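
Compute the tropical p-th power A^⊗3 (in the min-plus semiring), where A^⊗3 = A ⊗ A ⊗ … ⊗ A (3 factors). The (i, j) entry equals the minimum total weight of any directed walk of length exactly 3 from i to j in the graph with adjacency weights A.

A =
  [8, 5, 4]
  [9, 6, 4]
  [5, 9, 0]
A^⊗3 =
  [9, 13, 4]
  [9, 13, 4]
  [5, 9, 0]

Each entry (A^⊗3)_ij equals the minimum over all length-3 walks i = v_0 → v_1 → … → v_3 = j of Σ_t A[v_t][v_{t+1}]. For example, for (i, j) = (0, 2) we minimise over 9 possible intermediate vertex sequences; the minimum is 4, attained along the walk 0 → 2 → 2 → 2.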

**YOUR INSTRUCTIONS**
The full set of records above is to be printed exactly as it appears.

**ANSWER BELOW**
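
Compute the tropical p-th power A^⊗3 (in the min-plus semiring), where A^⊗3 = A ⊗ A ⊗ … ⊗ A (3 factors). The (i, j) entry equals the minimum total weight of any directed walk of length exactly 3 from i to j in the graph with adjacency weights A.

A =
  [8, 5, 4]
  [9, 6, 4]
  [5, 9, 0]
A^⊗3 =
  [9, 13, 4]
  [9, 13, 4]
  [5, 9, 0]

Each entry (A^⊗3)_ij equals the minimum over all length-3 walks i = v_0 → v_1 → … → v_3 = j of Σ_t A[v_t][v_{t+1}]. For example, for (i, j) = (0, 2) we minimise over 9 possible intermediate vertex sequences; the minimum is 4, attained along the walk 0 → 2 → 2 → 2.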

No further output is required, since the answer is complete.